Aim of the exercise:
Give the records again in full, exactly as they appear.
■ ■ ■
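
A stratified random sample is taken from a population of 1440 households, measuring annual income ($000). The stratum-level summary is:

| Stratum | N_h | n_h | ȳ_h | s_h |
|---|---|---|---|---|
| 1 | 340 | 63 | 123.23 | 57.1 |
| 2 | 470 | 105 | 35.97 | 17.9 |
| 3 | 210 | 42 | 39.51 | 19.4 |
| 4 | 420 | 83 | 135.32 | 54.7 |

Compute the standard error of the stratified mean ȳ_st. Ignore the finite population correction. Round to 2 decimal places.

V̂(ȳ_st) = Σ W_h² s_h²/n_h, with W_h = N_h/N and N = 1440:
  stratum 1: (340/1440)²·57.1²/63 = 2.88512
  stratum 2: (470/1440)²·17.9²/105 = 0.325078
  stratum 3: (210/1440)²·19.4²/42 = 0.190576
  stratum 4: (420/1440)²·54.7²/83 = 3.06669
V̂(ȳ_st) = 6.46747
SE(ȳ_st) = √6.46747 = 2.54312

SE(ȳ_st) ≈ 2.54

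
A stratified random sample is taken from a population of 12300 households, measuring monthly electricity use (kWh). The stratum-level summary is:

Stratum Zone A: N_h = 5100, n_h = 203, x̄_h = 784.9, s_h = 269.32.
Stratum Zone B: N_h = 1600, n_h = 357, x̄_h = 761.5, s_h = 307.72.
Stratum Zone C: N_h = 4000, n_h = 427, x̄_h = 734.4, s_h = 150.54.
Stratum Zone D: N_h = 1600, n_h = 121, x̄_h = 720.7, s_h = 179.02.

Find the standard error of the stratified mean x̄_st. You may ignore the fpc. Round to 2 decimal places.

SE(x̄_st) ≈ 8.72

V̂(x̄_st) = Σ W_h² s_h²/n_h, with W_h = N_h/N and N = 12300:
  stratum Zone A: (5100/12300)²·269.32²/203 = 61.4287
  stratum Zone B: (1600/12300)²·307.72²/357 = 4.48821
  stratum Zone C: (4000/12300)²·150.54²/427 = 5.61288
  stratum Zone D: (1600/12300)²·179.02²/121 = 4.48175
V̂(x̄_st) = 76.0115
SE(x̄_st) = √76.0115 = 8.71846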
■ ■ ■
Your response:
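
A stratified random sample is taken from a population of 1440 households, measuring annual income ($000). The stratum-level summary is:

| Stratum | N_h | n_h | ȳ_h | s_h |
|---|---|---|---|---|
| 1 | 340 | 63 | 123.23 | 57.1 |
| 2 | 470 | 105 | 35.97 | 17.9 |
| 3 | 210 | 42 | 39.51 | 19.4 |
| 4 | 420 | 83 | 135.32 | 54.7 |

Compute the standard error of the stratified mean ȳ_st. Ignore the finite population correction. Round to 2 decimal places.

V̂(ȳ_st) = Σ W_h² s_h²/n_h, with W_h = N_h/N and N = 1440:
  stratum 1: (340/1440)²·57.1²/63 = 2.88512
  stratum 2: (470/1440)²·17.9²/105 = 0.325078
  stratum 3: (210/1440)²·19.4²/42 = 0.190576
  stratum 4: (420/1440)²·54.7²/83 = 3.06669
V̂(ȳ_st) = 6.46747
SE(ȳ_st) = √6.46747 = 2.54312

SE(ȳ_st) ≈ 2.54

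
A stratified random sample is taken from a population of 12300 households, measuring monthly electricity use (kWh). The stratum-level summary is:

Stratum Zone A: N_h = 5100, n_h = 203, x̄_h = 784.9, s_h = 269.32.
Stratum Zone B: N_h = 1600, n_h = 357, x̄_h = 761.5, s_h = 307.72.
Stratum Zone C: N_h = 4000, n_h = 427, x̄_h = 734.4, s_h = 150.54.
Stratum Zone D: N_h = 1600, n_h = 121, x̄_h = 720.7, s_h = 179.02.

Find the standard error of the stratified mean x̄_st. You may ignore the fpc. Round to 2 decimal places.

SE(x̄_st) ≈ 8.72

V̂(x̄_st) = Σ W_h² s_h²/n_h, with W_h = N_h/N and N = 12300:
  stratum Zone A: (5100/12300)²·269.32²/203 = 61.4287
  stratum Zone B: (1600/12300)²·307.72²/357 = 4.48821
  stratum Zone C: (4000/12300)²·150.54²/427 = 5.61288
  stratum Zone D: (1600/12300)²·179.02²/121 = 4.48175
V̂(x̄_st) = 76.0115
SE(x̄_st) = √76.0115 = 8.71846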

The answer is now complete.